## ABOUT THIS TASK
Give the lines below again exactly, starting with the line that holds "What is (-K(-4" and going on through the line that holds "Answer: 142851/11 ≈ 12986.".

━━━

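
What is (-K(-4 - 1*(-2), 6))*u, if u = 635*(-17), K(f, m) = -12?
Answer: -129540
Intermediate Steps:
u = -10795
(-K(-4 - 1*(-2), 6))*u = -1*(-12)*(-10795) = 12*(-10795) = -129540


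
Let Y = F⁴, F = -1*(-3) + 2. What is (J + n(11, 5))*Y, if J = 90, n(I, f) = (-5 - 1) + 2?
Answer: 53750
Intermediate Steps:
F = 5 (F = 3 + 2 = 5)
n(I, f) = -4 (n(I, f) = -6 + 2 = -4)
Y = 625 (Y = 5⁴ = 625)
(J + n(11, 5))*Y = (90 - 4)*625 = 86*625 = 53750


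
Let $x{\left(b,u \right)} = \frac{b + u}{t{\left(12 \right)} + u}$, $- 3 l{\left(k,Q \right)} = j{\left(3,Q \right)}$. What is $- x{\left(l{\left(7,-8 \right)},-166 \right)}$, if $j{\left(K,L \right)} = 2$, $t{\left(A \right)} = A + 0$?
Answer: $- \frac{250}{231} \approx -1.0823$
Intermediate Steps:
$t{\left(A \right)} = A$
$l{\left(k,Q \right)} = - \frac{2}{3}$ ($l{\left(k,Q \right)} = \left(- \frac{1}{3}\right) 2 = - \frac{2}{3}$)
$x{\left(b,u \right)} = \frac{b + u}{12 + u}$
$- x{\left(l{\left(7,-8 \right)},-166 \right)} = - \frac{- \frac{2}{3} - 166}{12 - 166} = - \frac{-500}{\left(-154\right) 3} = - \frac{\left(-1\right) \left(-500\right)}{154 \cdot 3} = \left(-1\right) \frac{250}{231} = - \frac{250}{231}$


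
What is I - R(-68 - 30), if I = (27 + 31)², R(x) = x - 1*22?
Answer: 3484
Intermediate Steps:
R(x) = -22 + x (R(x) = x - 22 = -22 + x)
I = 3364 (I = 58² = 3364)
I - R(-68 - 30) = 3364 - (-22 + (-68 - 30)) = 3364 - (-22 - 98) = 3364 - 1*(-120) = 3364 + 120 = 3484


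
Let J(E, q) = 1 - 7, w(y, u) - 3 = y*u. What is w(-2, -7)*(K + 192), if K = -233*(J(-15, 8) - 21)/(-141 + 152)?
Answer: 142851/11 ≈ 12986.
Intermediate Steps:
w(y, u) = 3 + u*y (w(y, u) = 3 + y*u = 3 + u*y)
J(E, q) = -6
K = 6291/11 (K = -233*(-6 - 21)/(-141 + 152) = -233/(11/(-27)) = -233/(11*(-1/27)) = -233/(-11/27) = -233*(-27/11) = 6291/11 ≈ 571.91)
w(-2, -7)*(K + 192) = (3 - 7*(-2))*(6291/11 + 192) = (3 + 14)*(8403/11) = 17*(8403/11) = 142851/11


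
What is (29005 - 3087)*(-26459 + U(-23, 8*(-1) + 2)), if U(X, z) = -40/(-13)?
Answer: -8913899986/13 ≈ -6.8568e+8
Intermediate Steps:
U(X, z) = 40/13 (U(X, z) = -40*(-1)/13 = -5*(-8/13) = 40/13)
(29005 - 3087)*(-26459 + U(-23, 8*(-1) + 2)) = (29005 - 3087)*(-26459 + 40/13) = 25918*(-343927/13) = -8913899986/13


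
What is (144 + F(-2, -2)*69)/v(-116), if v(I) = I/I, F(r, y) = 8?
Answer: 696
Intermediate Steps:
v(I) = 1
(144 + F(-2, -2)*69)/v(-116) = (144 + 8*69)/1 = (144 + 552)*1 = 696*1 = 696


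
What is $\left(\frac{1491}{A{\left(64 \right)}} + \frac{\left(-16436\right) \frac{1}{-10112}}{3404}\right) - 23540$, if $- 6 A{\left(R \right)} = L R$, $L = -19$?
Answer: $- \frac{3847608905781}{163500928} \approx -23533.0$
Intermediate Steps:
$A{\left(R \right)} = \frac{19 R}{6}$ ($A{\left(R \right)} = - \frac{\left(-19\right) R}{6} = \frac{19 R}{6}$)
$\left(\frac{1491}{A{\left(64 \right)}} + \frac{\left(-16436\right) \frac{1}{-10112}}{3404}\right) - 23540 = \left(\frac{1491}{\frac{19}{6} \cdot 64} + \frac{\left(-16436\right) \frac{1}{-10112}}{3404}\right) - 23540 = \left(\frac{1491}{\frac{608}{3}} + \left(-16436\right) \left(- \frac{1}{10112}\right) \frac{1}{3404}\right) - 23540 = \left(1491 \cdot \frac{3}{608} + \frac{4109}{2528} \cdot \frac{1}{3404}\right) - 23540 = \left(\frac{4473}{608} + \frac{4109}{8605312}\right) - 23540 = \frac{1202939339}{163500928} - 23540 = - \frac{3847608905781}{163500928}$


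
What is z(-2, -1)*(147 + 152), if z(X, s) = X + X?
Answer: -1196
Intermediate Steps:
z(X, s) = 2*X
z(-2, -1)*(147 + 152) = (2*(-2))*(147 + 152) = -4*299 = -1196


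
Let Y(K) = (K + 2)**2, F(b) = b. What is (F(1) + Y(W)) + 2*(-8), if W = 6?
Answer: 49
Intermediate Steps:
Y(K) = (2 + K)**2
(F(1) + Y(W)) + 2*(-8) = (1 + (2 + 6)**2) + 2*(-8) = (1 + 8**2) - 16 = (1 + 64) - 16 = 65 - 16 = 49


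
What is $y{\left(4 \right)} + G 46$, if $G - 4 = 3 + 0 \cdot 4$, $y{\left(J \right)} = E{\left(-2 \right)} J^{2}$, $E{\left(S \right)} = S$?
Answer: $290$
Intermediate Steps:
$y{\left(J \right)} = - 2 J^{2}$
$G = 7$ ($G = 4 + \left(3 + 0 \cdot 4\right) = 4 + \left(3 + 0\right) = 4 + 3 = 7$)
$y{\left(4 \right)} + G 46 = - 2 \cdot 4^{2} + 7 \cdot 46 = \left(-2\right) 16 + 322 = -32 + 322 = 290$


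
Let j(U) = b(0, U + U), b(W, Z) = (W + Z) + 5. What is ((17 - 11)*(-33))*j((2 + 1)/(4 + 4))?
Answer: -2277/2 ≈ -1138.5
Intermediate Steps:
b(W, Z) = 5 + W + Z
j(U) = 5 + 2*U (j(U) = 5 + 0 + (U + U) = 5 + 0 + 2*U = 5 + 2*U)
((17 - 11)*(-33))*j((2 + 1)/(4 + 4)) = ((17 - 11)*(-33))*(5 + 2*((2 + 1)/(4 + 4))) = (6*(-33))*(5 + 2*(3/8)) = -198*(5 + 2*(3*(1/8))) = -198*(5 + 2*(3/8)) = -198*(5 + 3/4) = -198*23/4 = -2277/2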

━━━

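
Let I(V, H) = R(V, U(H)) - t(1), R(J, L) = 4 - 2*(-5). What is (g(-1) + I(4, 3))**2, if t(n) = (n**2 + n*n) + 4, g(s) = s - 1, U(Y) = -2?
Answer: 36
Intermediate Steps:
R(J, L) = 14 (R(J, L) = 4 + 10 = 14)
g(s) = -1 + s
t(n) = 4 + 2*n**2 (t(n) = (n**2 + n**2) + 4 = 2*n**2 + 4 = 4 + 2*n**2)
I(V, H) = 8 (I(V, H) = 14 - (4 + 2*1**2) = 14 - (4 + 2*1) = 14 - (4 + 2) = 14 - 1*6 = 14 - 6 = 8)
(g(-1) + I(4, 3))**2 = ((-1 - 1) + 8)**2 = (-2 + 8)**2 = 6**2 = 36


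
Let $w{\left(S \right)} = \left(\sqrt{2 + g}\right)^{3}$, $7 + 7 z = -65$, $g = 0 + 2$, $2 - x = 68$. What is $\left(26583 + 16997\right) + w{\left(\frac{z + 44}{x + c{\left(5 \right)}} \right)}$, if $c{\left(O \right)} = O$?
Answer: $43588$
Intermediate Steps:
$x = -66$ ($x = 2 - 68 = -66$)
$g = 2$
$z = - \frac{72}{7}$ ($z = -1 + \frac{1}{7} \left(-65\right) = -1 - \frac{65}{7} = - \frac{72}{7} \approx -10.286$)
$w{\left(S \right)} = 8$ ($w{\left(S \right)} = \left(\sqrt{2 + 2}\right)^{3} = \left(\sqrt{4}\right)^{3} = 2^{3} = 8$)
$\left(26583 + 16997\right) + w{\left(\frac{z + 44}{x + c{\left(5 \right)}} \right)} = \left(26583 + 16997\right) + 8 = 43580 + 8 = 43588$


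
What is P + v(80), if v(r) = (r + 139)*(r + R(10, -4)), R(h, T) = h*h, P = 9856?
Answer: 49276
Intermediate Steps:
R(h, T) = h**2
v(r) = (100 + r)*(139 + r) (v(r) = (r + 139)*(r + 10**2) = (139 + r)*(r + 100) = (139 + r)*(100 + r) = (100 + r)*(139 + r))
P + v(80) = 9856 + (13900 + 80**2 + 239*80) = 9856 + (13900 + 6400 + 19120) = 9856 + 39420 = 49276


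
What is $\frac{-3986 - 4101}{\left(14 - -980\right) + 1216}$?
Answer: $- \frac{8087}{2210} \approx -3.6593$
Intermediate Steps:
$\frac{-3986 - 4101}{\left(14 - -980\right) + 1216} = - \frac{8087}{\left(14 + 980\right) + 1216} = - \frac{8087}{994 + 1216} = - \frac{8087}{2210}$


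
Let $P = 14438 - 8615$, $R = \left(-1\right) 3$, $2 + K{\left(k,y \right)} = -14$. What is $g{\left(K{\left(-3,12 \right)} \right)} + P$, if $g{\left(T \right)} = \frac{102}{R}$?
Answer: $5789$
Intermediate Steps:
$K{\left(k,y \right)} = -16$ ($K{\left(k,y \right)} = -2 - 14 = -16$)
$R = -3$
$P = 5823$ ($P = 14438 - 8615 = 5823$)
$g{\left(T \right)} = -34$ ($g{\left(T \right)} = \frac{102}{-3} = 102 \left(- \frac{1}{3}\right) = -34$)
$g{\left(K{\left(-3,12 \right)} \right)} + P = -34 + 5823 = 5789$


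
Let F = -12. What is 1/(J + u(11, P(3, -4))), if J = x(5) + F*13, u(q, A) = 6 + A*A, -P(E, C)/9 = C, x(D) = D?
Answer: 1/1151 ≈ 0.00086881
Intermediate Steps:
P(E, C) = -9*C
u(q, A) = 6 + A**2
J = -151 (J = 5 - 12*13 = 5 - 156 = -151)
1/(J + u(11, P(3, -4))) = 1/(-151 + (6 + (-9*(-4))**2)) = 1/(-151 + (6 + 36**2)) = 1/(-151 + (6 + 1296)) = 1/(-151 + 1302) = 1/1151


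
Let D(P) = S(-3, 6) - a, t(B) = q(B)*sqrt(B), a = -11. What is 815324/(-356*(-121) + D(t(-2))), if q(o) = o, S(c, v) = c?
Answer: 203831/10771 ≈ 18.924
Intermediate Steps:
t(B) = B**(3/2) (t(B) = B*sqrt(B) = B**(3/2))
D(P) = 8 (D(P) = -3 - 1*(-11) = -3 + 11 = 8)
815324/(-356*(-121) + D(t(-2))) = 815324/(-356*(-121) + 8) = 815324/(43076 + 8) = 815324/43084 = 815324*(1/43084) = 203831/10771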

━━━

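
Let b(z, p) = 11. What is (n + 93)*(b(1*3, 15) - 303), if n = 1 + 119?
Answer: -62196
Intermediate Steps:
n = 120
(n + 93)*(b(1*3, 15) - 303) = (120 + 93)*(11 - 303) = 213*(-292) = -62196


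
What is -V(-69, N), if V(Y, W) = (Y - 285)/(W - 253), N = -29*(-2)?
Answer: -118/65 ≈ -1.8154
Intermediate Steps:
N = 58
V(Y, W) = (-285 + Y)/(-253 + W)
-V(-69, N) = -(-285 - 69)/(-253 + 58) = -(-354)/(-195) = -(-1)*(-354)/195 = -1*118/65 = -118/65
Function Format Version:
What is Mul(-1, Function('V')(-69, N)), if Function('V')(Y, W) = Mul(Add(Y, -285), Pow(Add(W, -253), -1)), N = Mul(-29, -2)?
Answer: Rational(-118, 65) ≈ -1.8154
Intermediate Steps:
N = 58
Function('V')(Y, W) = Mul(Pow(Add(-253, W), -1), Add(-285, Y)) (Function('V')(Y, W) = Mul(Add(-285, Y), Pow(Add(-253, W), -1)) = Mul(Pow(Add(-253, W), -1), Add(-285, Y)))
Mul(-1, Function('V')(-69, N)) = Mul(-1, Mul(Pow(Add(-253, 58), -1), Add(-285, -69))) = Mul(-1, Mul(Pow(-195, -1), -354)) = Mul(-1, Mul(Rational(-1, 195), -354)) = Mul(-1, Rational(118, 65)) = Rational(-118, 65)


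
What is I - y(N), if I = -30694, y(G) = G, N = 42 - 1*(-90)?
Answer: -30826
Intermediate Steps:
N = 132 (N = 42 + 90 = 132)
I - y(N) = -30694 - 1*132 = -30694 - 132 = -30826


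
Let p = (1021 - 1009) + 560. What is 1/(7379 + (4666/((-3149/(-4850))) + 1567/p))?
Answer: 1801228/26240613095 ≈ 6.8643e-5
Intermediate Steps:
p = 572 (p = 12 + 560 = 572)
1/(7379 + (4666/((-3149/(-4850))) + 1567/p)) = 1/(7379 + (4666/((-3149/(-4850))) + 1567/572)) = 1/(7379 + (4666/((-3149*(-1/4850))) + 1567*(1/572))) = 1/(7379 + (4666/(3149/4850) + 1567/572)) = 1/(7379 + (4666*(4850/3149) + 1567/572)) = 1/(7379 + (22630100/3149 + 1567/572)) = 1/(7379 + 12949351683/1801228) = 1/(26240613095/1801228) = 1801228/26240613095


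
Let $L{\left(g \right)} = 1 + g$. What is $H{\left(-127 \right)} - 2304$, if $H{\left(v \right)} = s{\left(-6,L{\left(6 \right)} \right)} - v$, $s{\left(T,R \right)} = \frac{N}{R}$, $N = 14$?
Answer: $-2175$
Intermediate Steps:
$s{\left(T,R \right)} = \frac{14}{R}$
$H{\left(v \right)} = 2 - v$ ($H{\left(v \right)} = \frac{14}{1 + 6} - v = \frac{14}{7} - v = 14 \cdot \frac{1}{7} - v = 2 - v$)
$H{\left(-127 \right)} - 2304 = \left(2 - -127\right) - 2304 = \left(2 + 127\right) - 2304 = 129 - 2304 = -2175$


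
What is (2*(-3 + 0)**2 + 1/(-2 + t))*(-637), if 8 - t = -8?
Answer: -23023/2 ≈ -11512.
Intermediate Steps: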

━━━

## ANSWER
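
What is (-K(-4 - 1*(-2), 6))*u, if u = 635*(-17), K(f, m) = -12?
Answer: -129540
Intermediate Steps:
u = -10795
(-K(-4 - 1*(-2), 6))*u = -1*(-12)*(-10795) = 12*(-10795) = -129540


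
Let Y = F⁴, F = -1*(-3) + 2. What is (J + n(11, 5))*Y, if J = 90, n(I, f) = (-5 - 1) + 2?
Answer: 53750
Intermediate Steps:
F = 5 (F = 3 + 2 = 5)
n(I, f) = -4 (n(I, f) = -6 + 2 = -4)
Y = 625 (Y = 5⁴ = 625)
(J + n(11, 5))*Y = (90 - 4)*625 = 86*625 = 53750


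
Let $x{\left(b,u \right)} = \frac{b + u}{t{\left(12 \right)} + u}$, $- 3 l{\left(k,Q \right)} = j{\left(3,Q \right)}$. What is $- x{\left(l{\left(7,-8 \right)},-166 \right)}$, if $j{\left(K,L \right)} = 2$, $t{\left(A \right)} = A + 0$?
Answer: $- \frac{250}{231} \approx -1.0823$
Intermediate Steps:
$t{\left(A \right)} = A$
$l{\left(k,Q \right)} = - \frac{2}{3}$ ($l{\left(k,Q \right)} = \left(- \frac{1}{3}\right) 2 = - \frac{2}{3}$)
$x{\left(b,u \right)} = \frac{b + u}{12 + u}$
$- x{\left(l{\left(7,-8 \right)},-166 \right)} = - \frac{- \frac{2}{3} - 166}{12 - 166} = - \frac{-500}{\left(-154\right) 3} = - \frac{\left(-1\right) \left(-500\right)}{154 \cdot 3} = \left(-1\right) \frac{250}{231} = - \frac{250}{231}$


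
What is I - R(-68 - 30), if I = (27 + 31)², R(x) = x - 1*22?
Answer: 3484
Intermediate Steps:
R(x) = -22 + x (R(x) = x - 22 = -22 + x)
I = 3364 (I = 58² = 3364)
I - R(-68 - 30) = 3364 - (-22 + (-68 - 30)) = 3364 - (-22 - 98) = 3364 - 1*(-120) = 3364 + 120 = 3484


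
Let J(E, q) = 1 - 7, w(y, u) - 3 = y*u. What is w(-2, -7)*(K + 192), if K = -233*(J(-15, 8) - 21)/(-141 + 152)?
Answer: 142851/11 ≈ 12986.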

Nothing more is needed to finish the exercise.